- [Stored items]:
============

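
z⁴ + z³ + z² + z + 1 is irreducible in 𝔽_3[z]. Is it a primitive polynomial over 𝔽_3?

Write f(z) = z⁴ + z³ + z² + z + 1.
|GF(3^4)^×| = 3^4 − 1 = 80. Prime factorization: 80 = 2^4·5.
f is primitive ⇔ z has order 80 in GF(3)[z]/(f), i.e. z^(80/q) ≠ 1 for each prime q | 80.
z^(40) mod f = 1
z^(16) mod f = z.
Since z^(40) = 1, the order of z divides 40 < 80; not primitive.

No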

============

- [YOUR OBJECTIVE]:
Repeat back all entries verbatim.

- [EXERCISE OUTPUT]:
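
z⁴ + z³ + z² + z + 1 is irreducible in 𝔽_3[z]. Is it a primitive polynomial over 𝔽_3?

Write f(z) = z⁴ + z³ + z² + z + 1.
|GF(3^4)^×| = 3^4 − 1 = 80. Prime factorization: 80 = 2^4·5.
f is primitive ⇔ z has order 80 in GF(3)[z]/(f), i.e. z^(80/q) ≠ 1 for each prime q | 80.
z^(40) mod f = 1
z^(16) mod f = z.
Since z^(40) = 1, the order of z divides 40 < 80; not primitive.

No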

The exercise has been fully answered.